<<<<
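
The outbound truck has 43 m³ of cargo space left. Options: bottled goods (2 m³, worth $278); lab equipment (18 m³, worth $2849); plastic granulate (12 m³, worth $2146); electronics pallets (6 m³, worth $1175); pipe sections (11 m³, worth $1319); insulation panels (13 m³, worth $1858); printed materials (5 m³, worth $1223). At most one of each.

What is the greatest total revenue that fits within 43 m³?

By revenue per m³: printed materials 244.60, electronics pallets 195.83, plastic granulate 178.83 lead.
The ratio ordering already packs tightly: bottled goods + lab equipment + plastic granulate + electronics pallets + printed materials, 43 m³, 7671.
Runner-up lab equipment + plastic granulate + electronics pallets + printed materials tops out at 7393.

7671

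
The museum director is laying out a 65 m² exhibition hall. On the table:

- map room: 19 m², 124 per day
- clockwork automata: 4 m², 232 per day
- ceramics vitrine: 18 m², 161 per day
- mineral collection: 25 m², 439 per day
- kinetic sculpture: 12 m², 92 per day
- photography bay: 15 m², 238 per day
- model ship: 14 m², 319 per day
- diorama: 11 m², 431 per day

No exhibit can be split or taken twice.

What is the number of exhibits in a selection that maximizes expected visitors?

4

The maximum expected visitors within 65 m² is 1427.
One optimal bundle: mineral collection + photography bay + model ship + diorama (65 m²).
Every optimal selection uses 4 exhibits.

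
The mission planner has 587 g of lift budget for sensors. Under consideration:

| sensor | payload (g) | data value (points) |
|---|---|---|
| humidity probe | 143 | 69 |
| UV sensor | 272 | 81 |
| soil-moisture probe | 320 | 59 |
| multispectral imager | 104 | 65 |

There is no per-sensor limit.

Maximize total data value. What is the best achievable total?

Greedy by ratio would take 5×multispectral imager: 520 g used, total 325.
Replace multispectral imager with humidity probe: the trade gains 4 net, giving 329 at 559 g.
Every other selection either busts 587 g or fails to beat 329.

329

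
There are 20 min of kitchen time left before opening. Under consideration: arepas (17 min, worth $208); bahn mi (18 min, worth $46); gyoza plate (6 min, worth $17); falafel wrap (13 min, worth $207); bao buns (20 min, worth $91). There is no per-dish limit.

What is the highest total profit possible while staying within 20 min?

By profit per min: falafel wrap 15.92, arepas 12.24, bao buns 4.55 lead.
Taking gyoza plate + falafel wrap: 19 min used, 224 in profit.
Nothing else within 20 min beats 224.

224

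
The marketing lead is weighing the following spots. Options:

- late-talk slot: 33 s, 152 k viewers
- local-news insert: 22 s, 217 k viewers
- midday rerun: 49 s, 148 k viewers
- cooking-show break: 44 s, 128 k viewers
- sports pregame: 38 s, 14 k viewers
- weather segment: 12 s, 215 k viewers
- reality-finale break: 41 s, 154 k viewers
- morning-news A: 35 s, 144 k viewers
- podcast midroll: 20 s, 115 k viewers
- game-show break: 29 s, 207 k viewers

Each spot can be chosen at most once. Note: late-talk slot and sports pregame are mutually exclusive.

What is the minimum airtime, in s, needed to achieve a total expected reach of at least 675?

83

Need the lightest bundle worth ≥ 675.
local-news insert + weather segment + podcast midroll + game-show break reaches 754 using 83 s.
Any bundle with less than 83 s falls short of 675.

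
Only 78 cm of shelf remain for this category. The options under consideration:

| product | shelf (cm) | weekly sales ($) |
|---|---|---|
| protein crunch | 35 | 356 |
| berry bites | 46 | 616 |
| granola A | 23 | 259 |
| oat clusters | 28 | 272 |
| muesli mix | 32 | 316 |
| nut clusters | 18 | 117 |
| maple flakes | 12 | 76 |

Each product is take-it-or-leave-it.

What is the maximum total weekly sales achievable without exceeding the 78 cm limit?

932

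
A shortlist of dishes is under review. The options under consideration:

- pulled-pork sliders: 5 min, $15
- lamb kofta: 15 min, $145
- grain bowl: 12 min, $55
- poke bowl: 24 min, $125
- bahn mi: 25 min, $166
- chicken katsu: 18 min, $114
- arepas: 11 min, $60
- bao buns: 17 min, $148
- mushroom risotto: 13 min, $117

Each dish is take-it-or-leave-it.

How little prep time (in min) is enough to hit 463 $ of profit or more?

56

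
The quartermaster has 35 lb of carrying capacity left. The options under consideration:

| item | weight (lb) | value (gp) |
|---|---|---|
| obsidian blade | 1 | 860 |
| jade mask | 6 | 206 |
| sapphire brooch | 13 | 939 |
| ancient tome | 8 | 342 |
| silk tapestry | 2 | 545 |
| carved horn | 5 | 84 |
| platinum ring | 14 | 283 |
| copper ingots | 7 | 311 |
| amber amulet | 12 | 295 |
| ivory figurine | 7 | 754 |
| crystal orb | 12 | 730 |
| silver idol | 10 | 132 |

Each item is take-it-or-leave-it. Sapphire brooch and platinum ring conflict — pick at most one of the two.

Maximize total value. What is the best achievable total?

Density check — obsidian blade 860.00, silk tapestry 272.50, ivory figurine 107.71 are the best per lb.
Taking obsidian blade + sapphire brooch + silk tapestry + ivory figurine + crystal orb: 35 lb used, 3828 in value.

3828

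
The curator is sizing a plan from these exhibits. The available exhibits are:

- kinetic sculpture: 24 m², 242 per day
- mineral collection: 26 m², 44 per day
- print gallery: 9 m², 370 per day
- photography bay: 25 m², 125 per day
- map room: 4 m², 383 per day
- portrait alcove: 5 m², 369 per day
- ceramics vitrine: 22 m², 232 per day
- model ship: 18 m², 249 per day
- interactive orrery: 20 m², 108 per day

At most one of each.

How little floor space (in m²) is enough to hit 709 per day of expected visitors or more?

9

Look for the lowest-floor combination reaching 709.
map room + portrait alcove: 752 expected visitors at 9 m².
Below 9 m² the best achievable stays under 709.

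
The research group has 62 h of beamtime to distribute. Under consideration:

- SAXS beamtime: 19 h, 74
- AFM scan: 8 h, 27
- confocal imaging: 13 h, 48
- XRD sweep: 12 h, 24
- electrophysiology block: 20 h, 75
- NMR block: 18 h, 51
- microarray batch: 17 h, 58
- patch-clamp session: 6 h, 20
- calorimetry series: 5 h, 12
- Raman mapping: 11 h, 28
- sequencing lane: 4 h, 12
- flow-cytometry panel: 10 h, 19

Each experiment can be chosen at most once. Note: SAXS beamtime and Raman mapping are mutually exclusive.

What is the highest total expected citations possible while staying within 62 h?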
>>>>
Please give all the lines above again, exactly as they read.

§ Task response
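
The outbound truck has 43 m³ of cargo space left. Options: bottled goods (2 m³, worth $278); lab equipment (18 m³, worth $2849); plastic granulate (12 m³, worth $2146); electronics pallets (6 m³, worth $1175); pipe sections (11 m³, worth $1319); insulation panels (13 m³, worth $1858); printed materials (5 m³, worth $1223). At most one of each.

What is the greatest total revenue that fits within 43 m³?

By revenue per m³: printed materials 244.60, electronics pallets 195.83, plastic granulate 178.83 lead.
The ratio ordering already packs tightly: bottled goods + lab equipment + plastic granulate + electronics pallets + printed materials, 43 m³, 7671.
Runner-up lab equipment + plastic granulate + electronics pallets + printed materials tops out at 7393.

7671

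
The museum director is laying out a 65 m² exhibition hall. On the table:

- map room: 19 m², 124 per day
- clockwork automata: 4 m², 232 per day
- ceramics vitrine: 18 m², 161 per day
- mineral collection: 25 m², 439 per day
- kinetic sculpture: 12 m², 92 per day
- photography bay: 15 m², 238 per day
- model ship: 14 m², 319 per day
- diorama: 11 m², 431 per day

No exhibit can be split or taken twice.

What is the number of exhibits in a selection that maximizes expected visitors?

4

The maximum expected visitors within 65 m² is 1427.
One optimal bundle: mineral collection + photography bay + model ship + diorama (65 m²).
Every optimal selection uses 4 exhibits.

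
The mission planner has 587 g of lift budget for sensors. Under consideration:

| sensor | payload (g) | data value (points) |
|---|---|---|
| humidity probe | 143 | 69 |
| UV sensor | 272 | 81 |
| soil-moisture probe | 320 | 59 |
| multispectral imager | 104 | 65 |

There is no per-sensor limit.

Maximize total data value. What is the best achievable total?

Greedy by ratio would take 5×multispectral imager: 520 g used, total 325.
Replace multispectral imager with humidity probe: the trade gains 4 net, giving 329 at 559 g.
Every other selection either busts 587 g or fails to beat 329.

329

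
There are 20 min of kitchen time left before opening. Under consideration: arepas (17 min, worth $208); bahn mi (18 min, worth $46); gyoza plate (6 min, worth $17); falafel wrap (13 min, worth $207); bao buns (20 min, worth $91). There is no per-dish limit.

What is the highest total profit possible while staying within 20 min?

By profit per min: falafel wrap 15.92, arepas 12.24, bao buns 4.55 lead.
Taking gyoza plate + falafel wrap: 19 min used, 224 in profit.
Nothing else within 20 min beats 224.

224

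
The marketing lead is weighing the following spots. Options:

- late-talk slot: 33 s, 152 k viewers
- local-news insert: 22 s, 217 k viewers
- midday rerun: 49 s, 148 k viewers
- cooking-show break: 44 s, 128 k viewers
- sports pregame: 38 s, 14 k viewers
- weather segment: 12 s, 215 k viewers
- reality-finale break: 41 s, 154 k viewers
- morning-news A: 35 s, 144 k viewers
- podcast midroll: 20 s, 115 k viewers
- game-show break: 29 s, 207 k viewers

Each spot can be chosen at most once. Note: late-talk slot and sports pregame are mutually exclusive.

What is the minimum airtime, in s, needed to achieve a total expected reach of at least 675?

83

Need the lightest bundle worth ≥ 675.
local-news insert + weather segment + podcast midroll + game-show break reaches 754 using 83 s.
Any bundle with less than 83 s falls short of 675.

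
Only 78 cm of shelf remain for this category. The options under consideration:

| product | shelf (cm) | weekly sales ($) |
|---|---|---|
| protein crunch | 35 | 356 |
| berry bites | 46 | 616 |
| granola A | 23 | 259 |
| oat clusters | 28 | 272 |
| muesli mix | 32 | 316 |
| nut clusters | 18 | 117 |
| maple flakes | 12 | 76 |

Each product is take-it-or-leave-it.

What is the maximum total weekly sales achievable without exceeding the 78 cm limit?

932

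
A shortlist of dishes is under review. The options under consideration:

- pulled-pork sliders: 5 min, $15
- lamb kofta: 15 min, $145
- grain bowl: 12 min, $55
- poke bowl: 24 min, $125
- bahn mi: 25 min, $166
- chicken katsu: 18 min, $114
- arepas: 11 min, $60
- bao buns: 17 min, $148
- mushroom risotto: 13 min, $117

Each dish is take-it-or-leave-it.

How little prep time (in min) is enough to hit 463 $ of profit or more?

56

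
The quartermaster has 35 lb of carrying capacity left. The options under consideration:

| item | weight (lb) | value (gp) |
|---|---|---|
| obsidian blade | 1 | 860 |
| jade mask | 6 | 206 |
| sapphire brooch | 13 | 939 |
| ancient tome | 8 | 342 |
| silk tapestry | 2 | 545 |
| carved horn | 5 | 84 |
| platinum ring | 14 | 283 |
| copper ingots | 7 | 311 |
| amber amulet | 12 | 295 |
| ivory figurine | 7 | 754 |
| crystal orb | 12 | 730 |
| silver idol | 10 | 132 |

Each item is take-it-or-leave-it. Sapphire brooch and platinum ring conflict — pick at most one of the two.

Maximize total value. What is the best achievable total?

Density check — obsidian blade 860.00, silk tapestry 272.50, ivory figurine 107.71 are the best per lb.
Taking obsidian blade + sapphire brooch + silk tapestry + ivory figurine + crystal orb: 35 lb used, 3828 in value.

3828

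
The curator is sizing a plan from these exhibits. The available exhibits are:

- kinetic sculpture: 24 m², 242 per day
- mineral collection: 26 m², 44 per day
- print gallery: 9 m², 370 per day
- photography bay: 25 m², 125 per day
- map room: 4 m², 383 per day
- portrait alcove: 5 m², 369 per day
- ceramics vitrine: 22 m², 232 per day
- model ship: 18 m², 249 per day
- interactive orrery: 20 m², 108 per day

At most one of each.

How little floor space (in m²) is enough to hit 709 per day of expected visitors or more?

9

Look for the lowest-floor combination reaching 709.
map room + portrait alcove: 752 expected visitors at 9 m².
Below 9 m² the best achievable stays under 709.

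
The research group has 62 h of beamtime to distribute. Under consideration:

- SAXS beamtime: 19 h, 74
- AFM scan: 8 h, 27
- confocal imaging: 13 h, 48
- XRD sweep: 12 h, 24
- electrophysiology block: 20 h, 75
- NMR block: 18 h, 51
- microarray batch: 17 h, 58
- patch-clamp session: 6 h, 20
- calorimetry series: 5 h, 12
- Raman mapping: 11 h, 28
- sequencing lane: 4 h, 12
- flow-cytometry panel: 10 h, 19

Each experiment can be chosen at most once. Note: SAXS beamtime and Raman mapping are mutually exclusive.

What is the highest total expected citations possible while staying within 62 h?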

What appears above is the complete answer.